What is expected:
Only certain lines below are wanted: those starting at the line containing "h·[(1−θ)·f(t_n, y_n) +" and ending at the line containing "Recall that for", both included, each retyped exactly.

Saved entries
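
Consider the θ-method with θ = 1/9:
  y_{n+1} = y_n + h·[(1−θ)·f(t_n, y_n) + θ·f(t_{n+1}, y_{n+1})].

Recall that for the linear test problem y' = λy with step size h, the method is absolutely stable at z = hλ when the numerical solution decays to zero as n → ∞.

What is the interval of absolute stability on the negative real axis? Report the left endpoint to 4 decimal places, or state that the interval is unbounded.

Set f=λy, z=hλ:
  y_{n+1} = y_n + z·[8/9·y_n + 1/9·y_{n+1}] ⇒ (1 − 1/9z)y_{n+1} = (1 + 8/9z)y_n
  so R(z) = (1 + 8/9z)/(1 − 1/9z).

Need |R(x)|<1, x<0.
x=-1.59: |R|=0.3513
R=−1: 1+8/9x = −1+1/9x ⇒ -7/9x=2 ⇒ x=2/(-7/9)=-2.5714
Confirm numerically:
  x=-2.270: |R|=0.81278 <1
  x=-1.843: |R|=0.52974 <1
  x=-1.690: |R|=0.42283 <1
  x=-2.936: |R|=1.21381 >1
  x=-2.925: |R|=1.20755 >1
Stable set (-2.5714, 0).

z∈(-2.5714,0).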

Your solution:
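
  y_{n+1} = y_n + h·[(1−θ)·f(t_n, y_n) + θ·f(t_{n+1}, y_{n+1})].

Recall that for the linear test problem y' = λy with step size h, the method is absolutely stable at z = hλ when the numerical solution decays to zero as n → ∞.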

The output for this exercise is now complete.